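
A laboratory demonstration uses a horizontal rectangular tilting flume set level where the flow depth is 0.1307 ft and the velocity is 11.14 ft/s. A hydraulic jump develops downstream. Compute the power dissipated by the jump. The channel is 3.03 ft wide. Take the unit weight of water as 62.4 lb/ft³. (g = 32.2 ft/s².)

P = 0.5406 hp

Fr₁ = V₁/√(g·y₁) = 11.14/√(32.2×0.1307) = 5.430.
Bélanger equation: y₂/y₁ = ½[√(1 + 8Fr₁²) − 1] = ½[√236.90 − 1] = 7.196.
y₂ = 7.196 × 0.1307 = 0.9405 ft.
q = V₁·y₁ = 11.14 × 0.1307 = 1.456 ft²/s. V₂ = q/y₂ = 1.456/0.9405 = 1.548 ft/s. E₁ = y₁ + V₁²/2g = 2.058 ft; E₂ = y₂ + V₂²/2g = 0.9777 ft. ΔE = E₁ − E₂ = 1.080 ft.
Q = q·b = 1.456 × 3.03 = 4.412 cfs. P = γ·Q·ΔE/550 = 62.4 × 4.412 × 1.080 / 550 = 0.5406 hp.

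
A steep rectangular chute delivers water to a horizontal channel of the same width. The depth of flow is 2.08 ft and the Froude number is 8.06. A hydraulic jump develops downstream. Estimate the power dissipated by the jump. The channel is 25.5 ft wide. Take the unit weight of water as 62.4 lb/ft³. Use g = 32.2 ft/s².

Fr₁ = 8.06 (given).
Sequent-depth ratio: y₂/y₁ = ½[√(1 + 8Fr₁²) − 1] = ½[√520.7 − 1] = 10.9.
y₂ = 10.9 × 2.08 = 22.7 ft.
Head loss: ΔE = (y₂ − y₁)³/(4y₁y₂) = (22.7 − 2.08)³/(4×2.08×22.7) = 8757/189 = 46.4 ft.
V₁ = Fr₁·√(g·y₁) = 8.06×√(32.2×2.08) = 66.0 ft/s; q = V₁·y₁ = 137 ft²/s. Q = q·b = 137 × 25.5 = 3499 cfs. P = γ·Q·ΔE/550 = 62.4 × 3499 × 46.4 / 550 = 18411 hp.

P = 18411 hp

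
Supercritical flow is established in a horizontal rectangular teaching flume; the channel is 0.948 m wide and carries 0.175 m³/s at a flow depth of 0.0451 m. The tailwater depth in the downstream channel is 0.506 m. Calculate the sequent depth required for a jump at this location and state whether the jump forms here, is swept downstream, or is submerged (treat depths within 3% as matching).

q = Q/b = 0.175/0.948 = 0.185 m²/s; V₁ = q/y₁ = 4.09 m/s. Fr₁ = V₁/√(g·y₁) = 6.15.
From the momentum equation for a rectangular channel, y₂/y₁ = ½[√(1 + 8Fr₁²) − 1] = ½[√303.9 − 1] = 8.22.
y₂ = 8.22 × 0.0451 = 0.371 m.
Tailwater y_tw = 0.506 m: y_tw > y₂, so the jump is submerged.

y₂ = 0.371 m; the jump is submerged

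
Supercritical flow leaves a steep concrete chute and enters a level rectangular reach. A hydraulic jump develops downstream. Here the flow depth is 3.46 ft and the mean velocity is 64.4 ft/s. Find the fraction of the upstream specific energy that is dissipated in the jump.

ΔE/E₁ = 0.570 (57.0%)

Fr₁ = V₁/√(g·y₁) = 64.4/√(32.2×3.46) = 6.10.
Sequent-depth ratio: y₂/y₁ = ½[√(1 + 8Fr₁²) − 1] = ½[√298.8 − 1] = 8.14.
y₂ = 8.14 × 3.46 = 28.2 ft.
E₁ = y₁ + V₁²/2g = 67.9 ft. ΔE = (y₂ − y₁)³/(4y₁y₂) = 38.7 ft. ΔE/E₁ = 38.7/67.9 = 0.570.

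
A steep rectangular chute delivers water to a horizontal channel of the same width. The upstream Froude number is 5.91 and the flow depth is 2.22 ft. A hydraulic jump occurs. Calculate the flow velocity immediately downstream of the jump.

Fr₁ = 5.91 (given).
Sequent-depth ratio: y₂/y₁ = ½[√(1 + 8Fr₁²) − 1] = ½[√280.4 − 1] = 7.87.
y₂ = 7.87 × 2.22 = 17.5 ft.
V₁ = Fr₁·√(g·y₁) = 5.91×√(32.2×2.22) = 50.0 ft/s; q = V₁·y₁ = 111 ft²/s.
V₂ = q/y₂ = 111/17.5 = 6.35 ft/s.

V₂ = 6.35 ft/s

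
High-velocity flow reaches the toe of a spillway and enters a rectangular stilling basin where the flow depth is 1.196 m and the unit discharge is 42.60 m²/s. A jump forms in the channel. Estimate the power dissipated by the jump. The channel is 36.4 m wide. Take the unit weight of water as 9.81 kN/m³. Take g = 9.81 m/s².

P = 738361 kW

V₁ = q/y₁ = 42.60/1.196 = 35.62 m/s. Fr₁ = V₁/√(g·y₁) = 35.62/√(9.81×1.196) = 10.40.
From the momentum equation for a rectangular channel, y₂/y₁ = ½[√(1 + 8Fr₁²) − 1] = ½[√866.06 − 1] = 14.21.
y₂ = 14.21 × 1.196 = 17.00 m.
Head loss: ΔE = (y₂ − y₁)³/(4y₁y₂) = (17.00 − 1.196)³/(4×1.196×17.00) = 3948/81.33 = 48.54 m.
Q = q·b = 42.60 × 36.4 = 1551 m³/s. P = γ·Q·ΔE = 9.81 × 1551 × 48.54 = 738361 kW.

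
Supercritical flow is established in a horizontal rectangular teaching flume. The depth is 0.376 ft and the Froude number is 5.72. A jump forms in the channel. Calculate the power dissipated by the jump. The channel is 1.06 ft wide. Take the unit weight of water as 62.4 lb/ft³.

Fr₁ = 5.72 (given).
Conjugate-depth relation: y₂/y₁ = ½[√(1 + 8Fr₁²) − 1] = ½[√262.7 − 1] = 7.60.
y₂ = 7.60 × 0.376 = 2.86 ft.
V₁ = Fr₁·√(g·y₁) = 5.72×√(32.2×0.376) = 19.9 ft/s; q = V₁·y₁ = 7.48 ft²/s. V₂ = q/y₂ = 7.48/2.86 = 2.62 ft/s. E₁ = y₁ + V₁²/2g = 6.53 ft; E₂ = y₂ + V₂²/2g = 2.97 ft. ΔE = E₁ − E₂ = 3.56 ft.
Q = q·b = 7.48 × 1.06 = 7.93 cfs. P = γ·Q·ΔE/550 = 62.4 × 7.93 × 3.56 / 550 = 3.21 hp.

P = 3.21 hp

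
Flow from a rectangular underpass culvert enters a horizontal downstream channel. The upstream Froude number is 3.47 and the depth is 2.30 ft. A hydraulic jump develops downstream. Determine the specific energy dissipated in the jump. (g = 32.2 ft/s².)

ΔE = 5.25 ft

Fr₁ = 3.47 (given).
From the momentum equation for a rectangular channel, y₂/y₁ = ½[√(1 + 8Fr₁²) − 1] = ½[√97.33 − 1] = 4.43.
y₂ = 4.43 × 2.30 = 10.2 ft.
V₁ = Fr₁·√(g·y₁) = 3.47×√(32.2×2.30) = 29.9 ft/s; q = V₁·y₁ = 68.7 ft²/s. V₂ = q/y₂ = 68.7/10.2 = 6.74 ft/s. E₁ = y₁ + V₁²/2g = 16.1 ft; E₂ = y₂ + V₂²/2g = 10.9 ft. ΔE = E₁ − E₂ = 5.25 ft.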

◆ ◆ ◆ ◆ ◆

> Task objective
Return an exact copy of the listing.

> Expected answer
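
A laboratory demonstration uses a horizontal rectangular tilting flume set level where the flow depth is 0.1307 ft and the velocity is 11.14 ft/s. A hydraulic jump develops downstream. Compute the power dissipated by the jump. The channel is 3.03 ft wide. Take the unit weight of water as 62.4 lb/ft³. (g = 32.2 ft/s².)

P = 0.5406 hp

Fr₁ = V₁/√(g·y₁) = 11.14/√(32.2×0.1307) = 5.430.
Bélanger equation: y₂/y₁ = ½[√(1 + 8Fr₁²) − 1] = ½[√236.90 − 1] = 7.196.
y₂ = 7.196 × 0.1307 = 0.9405 ft.
q = V₁·y₁ = 11.14 × 0.1307 = 1.456 ft²/s. V₂ = q/y₂ = 1.456/0.9405 = 1.548 ft/s. E₁ = y₁ + V₁²/2g = 2.058 ft; E₂ = y₂ + V₂²/2g = 0.9777 ft. ΔE = E₁ − E₂ = 1.080 ft.
Q = q·b = 1.456 × 3.03 = 4.412 cfs. P = γ·Q·ΔE/550 = 62.4 × 4.412 × 1.080 / 550 = 0.5406 hp.

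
A steep rectangular chute delivers water to a horizontal channel of the same width. The depth of flow is 2.08 ft and the Froude number is 8.06. A hydraulic jump develops downstream. Estimate the power dissipated by the jump. The channel is 25.5 ft wide. Take the unit weight of water as 62.4 lb/ft³. Use g = 32.2 ft/s².

Fr₁ = 8.06 (given).
Sequent-depth ratio: y₂/y₁ = ½[√(1 + 8Fr₁²) − 1] = ½[√520.7 − 1] = 10.9.
y₂ = 10.9 × 2.08 = 22.7 ft.
Head loss: ΔE = (y₂ − y₁)³/(4y₁y₂) = (22.7 − 2.08)³/(4×2.08×22.7) = 8757/189 = 46.4 ft.
V₁ = Fr₁·√(g·y₁) = 8.06×√(32.2×2.08) = 66.0 ft/s; q = V₁·y₁ = 137 ft²/s. Q = q·b = 137 × 25.5 = 3499 cfs. P = γ·Q·ΔE/550 = 62.4 × 3499 × 46.4 / 550 = 18411 hp.

P = 18411 hp

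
Supercritical flow is established in a horizontal rectangular teaching flume; the channel is 0.948 m wide and carries 0.175 m³/s at a flow depth of 0.0451 m. The tailwater depth in the downstream channel is 0.506 m. Calculate the sequent depth required for a jump at this location and state whether the jump forms here, is swept downstream, or is submerged (treat depths within 3% as matching).

q = Q/b = 0.175/0.948 = 0.185 m²/s; V₁ = q/y₁ = 4.09 m/s. Fr₁ = V₁/√(g·y₁) = 6.15.
From the momentum equation for a rectangular channel, y₂/y₁ = ½[√(1 + 8Fr₁²) − 1] = ½[√303.9 − 1] = 8.22.
y₂ = 8.22 × 0.0451 = 0.371 m.
Tailwater y_tw = 0.506 m: y_tw > y₂, so the jump is submerged.

y₂ = 0.371 m; the jump is submerged

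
Supercritical flow leaves a steep concrete chute and enters a level rectangular reach. A hydraulic jump develops downstream. Here the flow depth is 3.46 ft and the mean velocity is 64.4 ft/s. Find the fraction of the upstream specific energy that is dissipated in the jump.

ΔE/E₁ = 0.570 (57.0%)

Fr₁ = V₁/√(g·y₁) = 64.4/√(32.2×3.46) = 6.10.
Sequent-depth ratio: y₂/y₁ = ½[√(1 + 8Fr₁²) − 1] = ½[√298.8 − 1] = 8.14.
y₂ = 8.14 × 3.46 = 28.2 ft.
E₁ = y₁ + V₁²/2g = 67.9 ft. ΔE = (y₂ − y₁)³/(4y₁y₂) = 38.7 ft. ΔE/E₁ = 38.7/67.9 = 0.570.

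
A steep rectangular chute delivers water to a horizontal channel of the same width. The upstream Froude number is 5.91 and the flow depth is 2.22 ft. A hydraulic jump occurs. Calculate the flow velocity immediately downstream of the jump.

Fr₁ = 5.91 (given).
Sequent-depth ratio: y₂/y₁ = ½[√(1 + 8Fr₁²) − 1] = ½[√280.4 − 1] = 7.87.
y₂ = 7.87 × 2.22 = 17.5 ft.
V₁ = Fr₁·√(g·y₁) = 5.91×√(32.2×2.22) = 50.0 ft/s; q = V₁·y₁ = 111 ft²/s.
V₂ = q/y₂ = 111/17.5 = 6.35 ft/s.

V₂ = 6.35 ft/s

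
High-velocity flow reaches the toe of a spillway and enters a rectangular stilling basin where the flow depth is 1.196 m and the unit discharge is 42.60 m²/s. A jump forms in the channel. Estimate the power dissipated by the jump. The channel is 36.4 m wide. Take the unit weight of water as 9.81 kN/m³. Take g = 9.81 m/s².

P = 738361 kW

V₁ = q/y₁ = 42.60/1.196 = 35.62 m/s. Fr₁ = V₁/√(g·y₁) = 35.62/√(9.81×1.196) = 10.40.
From the momentum equation for a rectangular channel, y₂/y₁ = ½[√(1 + 8Fr₁²) − 1] = ½[√866.06 − 1] = 14.21.
y₂ = 14.21 × 1.196 = 17.00 m.
Head loss: ΔE = (y₂ − y₁)³/(4y₁y₂) = (17.00 − 1.196)³/(4×1.196×17.00) = 3948/81.33 = 48.54 m.
Q = q·b = 42.60 × 36.4 = 1551 m³/s. P = γ·Q·ΔE = 9.81 × 1551 × 48.54 = 738361 kW.

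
Supercritical flow is established in a horizontal rectangular teaching flume. The depth is 0.376 ft and the Froude number is 5.72. A jump forms in the channel. Calculate the power dissipated by the jump. The channel is 1.06 ft wide. Take the unit weight of water as 62.4 lb/ft³.

Fr₁ = 5.72 (given).
Conjugate-depth relation: y₂/y₁ = ½[√(1 + 8Fr₁²) − 1] = ½[√262.7 − 1] = 7.60.
y₂ = 7.60 × 0.376 = 2.86 ft.
V₁ = Fr₁·√(g·y₁) = 5.72×√(32.2×0.376) = 19.9 ft/s; q = V₁·y₁ = 7.48 ft²/s. V₂ = q/y₂ = 7.48/2.86 = 2.62 ft/s. E₁ = y₁ + V₁²/2g = 6.53 ft; E₂ = y₂ + V₂²/2g = 2.97 ft. ΔE = E₁ − E₂ = 3.56 ft.
Q = q·b = 7.48 × 1.06 = 7.93 cfs. P = γ·Q·ΔE/550 = 62.4 × 7.93 × 3.56 / 550 = 3.21 hp.

P = 3.21 hp

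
Flow from a rectangular underpass culvert enters a horizontal downstream channel. The upstream Froude number is 3.47 and the depth is 2.30 ft. A hydraulic jump develops downstream. Determine the specific energy dissipated in the jump. (g = 32.2 ft/s².)

ΔE = 5.25 ft

Fr₁ = 3.47 (given).
From the momentum equation for a rectangular channel, y₂/y₁ = ½[√(1 + 8Fr₁²) − 1] = ½[√97.33 − 1] = 4.43.
y₂ = 4.43 × 2.30 = 10.2 ft.
V₁ = Fr₁·√(g·y₁) = 3.47×√(32.2×2.30) = 29.9 ft/s; q = V₁·y₁ = 68.7 ft²/s. V₂ = q/y₂ = 68.7/10.2 = 6.74 ft/s. E₁ = y₁ + V₁²/2g = 16.1 ft; E₂ = y₂ + V₂²/2g = 10.9 ft. ΔE = E₁ − E₂ = 5.25 ft.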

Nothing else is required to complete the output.